• _Task_
Retype exactly the lines from the line with "Answer: -10600659/12918752 ≈ -0.82056" to the end of the data, keeping both boundary lines.

Stored items:
◆ ◆ ◆ ◆ ◆ ◆ ◆
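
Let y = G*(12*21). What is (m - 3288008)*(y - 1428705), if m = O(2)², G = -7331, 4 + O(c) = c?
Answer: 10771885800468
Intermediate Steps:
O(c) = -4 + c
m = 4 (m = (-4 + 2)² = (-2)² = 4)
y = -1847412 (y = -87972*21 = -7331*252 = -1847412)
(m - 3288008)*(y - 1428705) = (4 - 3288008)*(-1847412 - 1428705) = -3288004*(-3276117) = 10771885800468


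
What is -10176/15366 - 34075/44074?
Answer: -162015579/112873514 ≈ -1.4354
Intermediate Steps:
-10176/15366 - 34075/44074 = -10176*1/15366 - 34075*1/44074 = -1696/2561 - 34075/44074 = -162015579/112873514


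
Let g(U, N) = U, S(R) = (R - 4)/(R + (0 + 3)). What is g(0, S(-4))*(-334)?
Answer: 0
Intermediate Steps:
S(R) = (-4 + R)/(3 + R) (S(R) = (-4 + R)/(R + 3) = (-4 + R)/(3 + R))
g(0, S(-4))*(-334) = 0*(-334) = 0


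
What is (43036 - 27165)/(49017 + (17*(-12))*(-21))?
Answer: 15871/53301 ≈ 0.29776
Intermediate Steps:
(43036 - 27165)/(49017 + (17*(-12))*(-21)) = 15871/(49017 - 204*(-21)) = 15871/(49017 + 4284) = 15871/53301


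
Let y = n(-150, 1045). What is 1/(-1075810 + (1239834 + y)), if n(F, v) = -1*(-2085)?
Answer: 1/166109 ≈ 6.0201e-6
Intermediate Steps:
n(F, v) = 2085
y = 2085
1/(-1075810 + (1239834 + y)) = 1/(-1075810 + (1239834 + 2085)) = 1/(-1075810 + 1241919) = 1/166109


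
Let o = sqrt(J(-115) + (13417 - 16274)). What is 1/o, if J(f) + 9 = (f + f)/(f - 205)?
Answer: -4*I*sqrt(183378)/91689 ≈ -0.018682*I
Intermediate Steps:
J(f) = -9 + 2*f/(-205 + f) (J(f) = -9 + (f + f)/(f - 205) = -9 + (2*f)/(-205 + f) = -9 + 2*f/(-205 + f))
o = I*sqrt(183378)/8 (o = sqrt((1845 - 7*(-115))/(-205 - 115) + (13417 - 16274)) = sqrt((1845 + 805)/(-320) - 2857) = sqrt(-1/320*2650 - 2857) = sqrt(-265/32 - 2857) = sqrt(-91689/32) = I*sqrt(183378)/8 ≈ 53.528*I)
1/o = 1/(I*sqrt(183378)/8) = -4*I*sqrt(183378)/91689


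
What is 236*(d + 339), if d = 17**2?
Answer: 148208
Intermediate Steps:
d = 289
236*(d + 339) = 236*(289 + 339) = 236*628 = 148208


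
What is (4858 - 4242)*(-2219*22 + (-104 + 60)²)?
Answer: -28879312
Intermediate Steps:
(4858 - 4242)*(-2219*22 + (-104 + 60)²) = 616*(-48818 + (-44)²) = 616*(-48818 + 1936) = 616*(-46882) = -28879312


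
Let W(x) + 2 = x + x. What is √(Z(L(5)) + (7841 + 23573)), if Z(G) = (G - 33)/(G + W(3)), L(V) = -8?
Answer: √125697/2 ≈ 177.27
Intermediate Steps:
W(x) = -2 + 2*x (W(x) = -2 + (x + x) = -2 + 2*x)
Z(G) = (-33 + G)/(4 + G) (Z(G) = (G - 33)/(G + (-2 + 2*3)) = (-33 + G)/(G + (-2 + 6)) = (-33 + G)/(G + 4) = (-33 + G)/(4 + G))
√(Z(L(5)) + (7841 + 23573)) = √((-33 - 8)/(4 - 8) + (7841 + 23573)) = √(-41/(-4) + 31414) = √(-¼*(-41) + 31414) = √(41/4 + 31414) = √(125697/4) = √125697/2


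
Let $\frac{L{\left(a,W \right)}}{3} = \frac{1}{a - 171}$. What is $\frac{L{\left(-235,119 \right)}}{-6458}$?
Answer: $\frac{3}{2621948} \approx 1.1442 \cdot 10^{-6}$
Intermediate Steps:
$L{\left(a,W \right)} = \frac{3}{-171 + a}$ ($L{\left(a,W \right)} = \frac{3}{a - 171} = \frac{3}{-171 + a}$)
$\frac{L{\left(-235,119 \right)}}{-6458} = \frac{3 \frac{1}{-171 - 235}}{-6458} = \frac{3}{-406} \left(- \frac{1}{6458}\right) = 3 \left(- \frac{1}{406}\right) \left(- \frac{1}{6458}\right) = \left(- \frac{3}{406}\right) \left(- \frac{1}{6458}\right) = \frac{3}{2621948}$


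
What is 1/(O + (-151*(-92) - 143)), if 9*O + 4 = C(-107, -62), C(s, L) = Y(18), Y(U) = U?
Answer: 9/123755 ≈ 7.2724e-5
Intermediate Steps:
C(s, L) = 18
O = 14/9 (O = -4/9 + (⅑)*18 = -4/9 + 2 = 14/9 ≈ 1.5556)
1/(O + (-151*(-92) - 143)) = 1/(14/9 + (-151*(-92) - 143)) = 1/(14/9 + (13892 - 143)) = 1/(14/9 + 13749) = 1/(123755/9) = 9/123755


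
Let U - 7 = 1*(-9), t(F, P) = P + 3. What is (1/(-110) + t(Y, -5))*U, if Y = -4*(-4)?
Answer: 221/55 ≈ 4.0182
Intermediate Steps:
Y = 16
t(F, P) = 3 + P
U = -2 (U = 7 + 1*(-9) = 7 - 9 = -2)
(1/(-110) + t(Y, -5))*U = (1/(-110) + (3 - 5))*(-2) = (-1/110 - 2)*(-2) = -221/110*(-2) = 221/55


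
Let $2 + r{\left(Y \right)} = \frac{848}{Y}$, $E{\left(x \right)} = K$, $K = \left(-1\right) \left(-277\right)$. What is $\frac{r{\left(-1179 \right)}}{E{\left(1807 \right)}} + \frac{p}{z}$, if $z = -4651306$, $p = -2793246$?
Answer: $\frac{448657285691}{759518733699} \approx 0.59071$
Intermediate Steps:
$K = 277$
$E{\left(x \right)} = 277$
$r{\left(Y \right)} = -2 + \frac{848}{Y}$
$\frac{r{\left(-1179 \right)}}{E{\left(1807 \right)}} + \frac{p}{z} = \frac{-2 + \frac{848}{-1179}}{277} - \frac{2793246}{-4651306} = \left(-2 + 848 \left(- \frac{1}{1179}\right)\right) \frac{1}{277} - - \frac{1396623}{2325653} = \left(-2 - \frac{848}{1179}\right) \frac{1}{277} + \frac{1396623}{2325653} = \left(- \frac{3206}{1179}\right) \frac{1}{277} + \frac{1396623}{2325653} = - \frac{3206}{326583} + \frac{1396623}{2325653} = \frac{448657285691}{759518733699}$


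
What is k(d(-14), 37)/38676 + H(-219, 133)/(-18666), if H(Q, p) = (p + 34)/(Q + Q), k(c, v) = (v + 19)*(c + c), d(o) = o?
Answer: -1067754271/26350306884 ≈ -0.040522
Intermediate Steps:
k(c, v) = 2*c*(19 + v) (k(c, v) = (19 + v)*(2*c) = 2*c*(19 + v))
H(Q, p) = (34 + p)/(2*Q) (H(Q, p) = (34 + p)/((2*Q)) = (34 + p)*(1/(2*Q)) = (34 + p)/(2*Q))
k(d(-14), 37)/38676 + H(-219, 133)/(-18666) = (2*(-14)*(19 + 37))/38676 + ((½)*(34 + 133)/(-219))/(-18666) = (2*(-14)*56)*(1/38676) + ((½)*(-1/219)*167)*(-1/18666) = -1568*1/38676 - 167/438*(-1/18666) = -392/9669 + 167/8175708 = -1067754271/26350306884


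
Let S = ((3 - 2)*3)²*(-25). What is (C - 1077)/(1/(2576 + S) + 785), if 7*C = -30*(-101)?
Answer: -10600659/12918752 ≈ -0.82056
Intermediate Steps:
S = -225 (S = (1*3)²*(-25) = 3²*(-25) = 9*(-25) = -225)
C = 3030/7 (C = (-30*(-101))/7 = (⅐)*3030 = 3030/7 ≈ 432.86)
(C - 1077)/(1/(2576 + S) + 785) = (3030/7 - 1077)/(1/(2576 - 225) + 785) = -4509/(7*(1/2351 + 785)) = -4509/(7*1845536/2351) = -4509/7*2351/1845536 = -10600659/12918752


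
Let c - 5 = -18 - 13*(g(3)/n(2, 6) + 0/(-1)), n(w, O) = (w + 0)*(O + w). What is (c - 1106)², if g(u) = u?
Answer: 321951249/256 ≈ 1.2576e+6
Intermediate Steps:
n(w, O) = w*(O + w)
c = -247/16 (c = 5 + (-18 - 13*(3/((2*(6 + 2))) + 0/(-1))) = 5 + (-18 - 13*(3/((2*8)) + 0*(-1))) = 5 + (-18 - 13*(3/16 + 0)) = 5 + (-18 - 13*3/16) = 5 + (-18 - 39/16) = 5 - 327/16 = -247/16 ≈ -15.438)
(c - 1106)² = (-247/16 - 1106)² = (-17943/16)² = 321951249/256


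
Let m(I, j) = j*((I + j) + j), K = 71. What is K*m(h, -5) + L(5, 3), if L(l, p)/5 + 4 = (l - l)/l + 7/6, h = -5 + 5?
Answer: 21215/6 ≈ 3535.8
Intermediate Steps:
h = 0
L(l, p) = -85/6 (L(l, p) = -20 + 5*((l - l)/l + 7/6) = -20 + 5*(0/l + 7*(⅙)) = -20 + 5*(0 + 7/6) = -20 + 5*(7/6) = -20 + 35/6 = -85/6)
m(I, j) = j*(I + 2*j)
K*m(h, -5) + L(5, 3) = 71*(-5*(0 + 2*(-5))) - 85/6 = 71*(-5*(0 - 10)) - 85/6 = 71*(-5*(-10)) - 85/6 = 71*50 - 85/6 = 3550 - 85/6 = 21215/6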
◆ ◆ ◆ ◆ ◆ ◆ ◆
• _Solution to the problem_
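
Answer: -10600659/12918752 ≈ -0.82056
Intermediate Steps:
S = -225 (S = (1*3)²*(-25) = 3²*(-25) = 9*(-25) = -225)
C = 3030/7 (C = (-30*(-101))/7 = (⅐)*3030 = 3030/7 ≈ 432.86)
(C - 1077)/(1/(2576 + S) + 785) = (3030/7 - 1077)/(1/(2576 - 225) + 785) = -4509/(7*(1/2351 + 785)) = -4509/(7*1845536/2351) = -4509/7*2351/1845536 = -10600659/12918752


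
Let c - 5 = -18 - 13*(g(3)/n(2, 6) + 0/(-1)), n(w, O) = (w + 0)*(O + w). What is (c - 1106)², if g(u) = u?
Answer: 321951249/256 ≈ 1.2576e+6
Intermediate Steps:
n(w, O) = w*(O + w)
c = -247/16 (c = 5 + (-18 - 13*(3/((2*(6 + 2))) + 0/(-1))) = 5 + (-18 - 13*(3/((2*8)) + 0*(-1))) = 5 + (-18 - 13*(3/16 + 0)) = 5 + (-18 - 13*3/16) = 5 + (-18 - 39/16) = 5 - 327/16 = -247/16 ≈ -15.438)
(c - 1106)² = (-247/16 - 1106)² = (-17943/16)² = 321951249/256


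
Let m(I, j) = j*((I + j) + j), K = 71. What is K*m(h, -5) + L(5, 3), if L(l, p)/5 + 4 = (l - l)/l + 7/6, h = -5 + 5?
Answer: 21215/6 ≈ 3535.8
Intermediate Steps:
h = 0
L(l, p) = -85/6 (L(l, p) = -20 + 5*((l - l)/l + 7/6) = -20 + 5*(0/l + 7*(⅙)) = -20 + 5*(0 + 7/6) = -20 + 5*(7/6) = -20 + 35/6 = -85/6)
m(I, j) = j*(I + 2*j)
K*m(h, -5) + L(5, 3) = 71*(-5*(0 + 2*(-5))) - 85/6 = 71*(-5*(0 - 10)) - 85/6 = 71*(-5*(-10)) - 85/6 = 71*50 - 85/6 = 3550 - 85/6 = 21215/6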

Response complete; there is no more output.